▶ What is required
Would you return, word for word, the lines of the data below from the line with "B: (-46.9°, -65.4°)" through the line with "A: (50.9°, 47.4°)", and no others?

(Saved data entries)

%%

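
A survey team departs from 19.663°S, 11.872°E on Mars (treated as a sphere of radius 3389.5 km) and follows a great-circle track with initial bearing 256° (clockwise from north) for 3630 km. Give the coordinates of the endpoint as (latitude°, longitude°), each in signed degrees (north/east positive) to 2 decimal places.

Angular distance δ = d/R = 3630/3389.5 = 1.07095 rad; initial bearing θ = 4.4680 rad.
sin φ₂ = sin φ₁ cos δ + cos φ₁ sin δ cos θ = (-0.3365)(0.4793) + (0.9417)(0.8777)(-0.2419) = -0.3612, so φ₂ = -21.17°.
Δλ = atan2(sin θ sin δ cos φ₁, cos δ − sin φ₁ sin φ₂) = atan2(-0.8019, 0.3577) = -65.958°.
λ₂ = 11.872° − 65.958° = -54.09°.

-21.17°, -54.09°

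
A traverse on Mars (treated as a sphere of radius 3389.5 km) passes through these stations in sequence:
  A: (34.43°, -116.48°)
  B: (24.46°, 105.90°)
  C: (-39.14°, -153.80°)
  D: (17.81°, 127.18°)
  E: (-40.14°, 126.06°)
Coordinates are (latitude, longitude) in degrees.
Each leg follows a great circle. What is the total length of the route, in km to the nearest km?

22034 km

Leg A→B: central angle 1.8970 rad, distance 6430.0 km.
Leg B→C: central angle 1.9688 rad, distance 6673.3 km.
Leg C→D: central angle 1.6232 rad, distance 5502.0 km.
Leg D→E: central angle 1.0116 rad, distance 3428.8 km.
Total: 6430.0 + 6673.3 + 5502.0 + 3428.8 ≈ 22034 km.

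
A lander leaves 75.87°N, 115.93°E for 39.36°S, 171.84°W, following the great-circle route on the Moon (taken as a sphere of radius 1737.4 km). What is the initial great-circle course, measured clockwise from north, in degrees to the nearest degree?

With φ₁ = 1.3242, φ₂ = -0.6870, Δλ = 1.2607 rad, the forward-azimuth formula gives
θ = atan2( sin Δλ cos φ₂ , cos φ₁ sin φ₂ − sin φ₁ cos φ₂ cos Δλ ) = atan2(0.7363, -0.3837) = 117.52°.
So the initial bearing is 118°.

118°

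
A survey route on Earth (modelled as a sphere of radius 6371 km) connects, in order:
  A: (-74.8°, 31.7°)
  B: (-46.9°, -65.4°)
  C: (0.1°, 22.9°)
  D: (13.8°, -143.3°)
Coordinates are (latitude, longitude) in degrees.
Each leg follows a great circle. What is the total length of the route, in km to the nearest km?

32956 km

Leg A→B: central angle 0.8197 rad, distance 5222.0 km.
Leg B→C: central angle 1.5518 rad, distance 9886.5 km.
Leg C→D: central angle 2.8014 rad, distance 17847.6 km.
Total: 5222.0 + 9886.5 + 17847.6 ≈ 32956 km.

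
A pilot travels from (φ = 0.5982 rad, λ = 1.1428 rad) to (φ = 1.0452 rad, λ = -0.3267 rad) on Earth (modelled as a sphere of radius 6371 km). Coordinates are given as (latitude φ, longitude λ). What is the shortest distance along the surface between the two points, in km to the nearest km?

In radians: φ₁ = 0.5982, φ₂ = 1.0452, Δλ = -84.196° = -1.4695 rad.
cos c = sin φ₁ sin φ₂ + cos φ₁ cos φ₂ cos Δλ = (0.5632)(0.8650) + (0.8264)(0.5017)(0.1011) = 0.52907,
so c = arccos(0.52907) = 1.01329 rad.
Distance = R·c = 6371 × 1.0133 ≈ 6456 km.

6456 km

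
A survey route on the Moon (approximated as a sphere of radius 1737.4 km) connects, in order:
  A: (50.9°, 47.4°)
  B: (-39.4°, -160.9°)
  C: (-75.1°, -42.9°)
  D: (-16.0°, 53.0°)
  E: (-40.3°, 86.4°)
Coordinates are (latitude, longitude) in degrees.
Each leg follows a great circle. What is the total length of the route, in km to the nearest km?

9997 km

Leg A→B: central angle 2.7432 rad, distance 4766.0 km.
Leg B→C: central angle 1.0238 rad, distance 1778.8 km.
Leg C→D: central angle 1.3274 rad, distance 2306.3 km.
Leg D→E: central angle 0.6595 rad, distance 1145.7 km.
Total: 4766.0 + 1778.8 + 2306.3 + 1145.7 ≈ 9997 km.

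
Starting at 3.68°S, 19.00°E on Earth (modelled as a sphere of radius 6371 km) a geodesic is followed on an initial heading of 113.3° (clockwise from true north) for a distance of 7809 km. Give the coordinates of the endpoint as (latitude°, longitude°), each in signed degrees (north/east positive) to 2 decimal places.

Angular distance δ = d/R = 7809/6371 = 1.22571 rad; initial bearing θ = 1.9775 rad.
sin φ₂ = sin φ₁ cos δ + cos φ₁ sin δ cos θ = (-0.0642)(0.3383) + (0.9979)(0.9410)(-0.3955) = -0.3932, so φ₂ = -23.15°.
Δλ = atan2(sin θ sin δ cos φ₁, cos δ − sin φ₁ sin φ₂) = atan2(0.8625, 0.3130) = 70.052°.
λ₂ = 19.000° + 70.052° = 89.05°.

-23.15°, 89.05°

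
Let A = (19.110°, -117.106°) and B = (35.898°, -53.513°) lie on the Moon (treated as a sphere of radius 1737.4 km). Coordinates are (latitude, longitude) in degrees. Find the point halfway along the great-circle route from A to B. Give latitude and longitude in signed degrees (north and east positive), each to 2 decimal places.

31.46°, -88.04°

The central angle between A and B is δ = 1.0094 rad.
With f = 0.5, the slerp weights are sin((1−f)δ)/sin δ = 0.5712 and sin(fδ)/sin δ = 0.5712.
Weighted sum of the unit vectors: (0.5712)·(-0.4305,-0.8411,0.3274) + (0.5712)·(0.4817,-0.6513,0.5863) = (0.0292, -0.8525, 0.5219).
Converting back: φ = atan2(z, √(x²+y²)) = 31.46°, λ = atan2(y, x) = -88.04°.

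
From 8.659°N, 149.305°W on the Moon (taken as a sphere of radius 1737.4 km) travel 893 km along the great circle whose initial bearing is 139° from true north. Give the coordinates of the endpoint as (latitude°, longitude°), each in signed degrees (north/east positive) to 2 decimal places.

Angular distance δ = d/R = 893/1737.4 = 0.51399 rad; initial bearing θ = 2.4260 rad.
sin φ₂ = sin φ₁ cos δ + cos φ₁ sin δ cos θ = (0.1506)(0.8708) + (0.9886)(0.4917)(-0.7547) = -0.2357, so φ₂ = -13.63°.
Δλ = atan2(sin θ sin δ cos φ₁, cos δ − sin φ₁ sin φ₂) = atan2(0.3189, 0.9063) = 19.385°.
λ₂ = -149.305° + 19.385° = -129.92°.

-13.63°, -129.92°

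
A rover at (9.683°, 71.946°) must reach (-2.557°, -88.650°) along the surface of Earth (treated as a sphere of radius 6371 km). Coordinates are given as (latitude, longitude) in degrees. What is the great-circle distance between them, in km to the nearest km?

17730 km

In radians: φ₁ = 0.1690, φ₂ = -0.0446, Δλ = -160.596° = -2.8029 rad.
Haversine: a = sin²(Δφ/2) + cos φ₁ cos φ₂ sin²(Δλ/2) = 0.0114 + (0.9858)(0.9990)(0.9716) = 0.96817.
Central angle c = 2·arcsin(√a) = 2.78285 rad.
Distance = R·c = 6371 × 2.7829 ≈ 17730 km.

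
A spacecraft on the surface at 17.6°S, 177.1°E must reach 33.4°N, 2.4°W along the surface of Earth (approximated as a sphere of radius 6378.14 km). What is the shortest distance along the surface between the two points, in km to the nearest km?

Let φ₁ = -0.3072 rad, φ₂ = 0.5829 rad, and Δλ = -3.1329 rad.
Haversine: a = sin²(Δφ/2) + cos φ₁ cos φ₂ sin²(Δλ/2) = 0.1853 + (0.9532)(0.8348)(1.0000) = 0.98109.
Central angle c = 2·arcsin(√a) = 2.86572 rad.
Distance = R·c = 6378.14 × 2.8657 ≈ 18278 km.

18278 km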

%%

▶ Final answer
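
  B: (-46.9°, -65.4°)
  C: (0.1°, 22.9°)
  D: (13.8°, -143.3°)
Coordinates are (latitude, longitude) in degrees.
Each leg follows a great circle. What is the total length of the route, in km to the nearest km?

32956 km

Leg A→B: central angle 0.8197 rad, distance 5222.0 km.
Leg B→C: central angle 1.5518 rad, distance 9886.5 km.
Leg C→D: central angle 2.8014 rad, distance 17847.6 km.
Total: 5222.0 + 9886.5 + 17847.6 ≈ 32956 km.

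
A pilot travels from (φ = 0.5982 rad, λ = 1.1428 rad) to (φ = 1.0452 rad, λ = -0.3267 rad) on Earth (modelled as a sphere of radius 6371 km). Coordinates are given as (latitude φ, longitude λ). What is the shortest distance along the surface between the two points, in km to the nearest km?

In radians: φ₁ = 0.5982, φ₂ = 1.0452, Δλ = -84.196° = -1.4695 rad.
cos c = sin φ₁ sin φ₂ + cos φ₁ cos φ₂ cos Δλ = (0.5632)(0.8650) + (0.8264)(0.5017)(0.1011) = 0.52907,
so c = arccos(0.52907) = 1.01329 rad.
Distance = R·c = 6371 × 1.0133 ≈ 6456 km.

6456 km

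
A survey route on the Moon (approximated as a sphere of radius 1737.4 km) connects, in order:
  A: (50.9°, 47.4°)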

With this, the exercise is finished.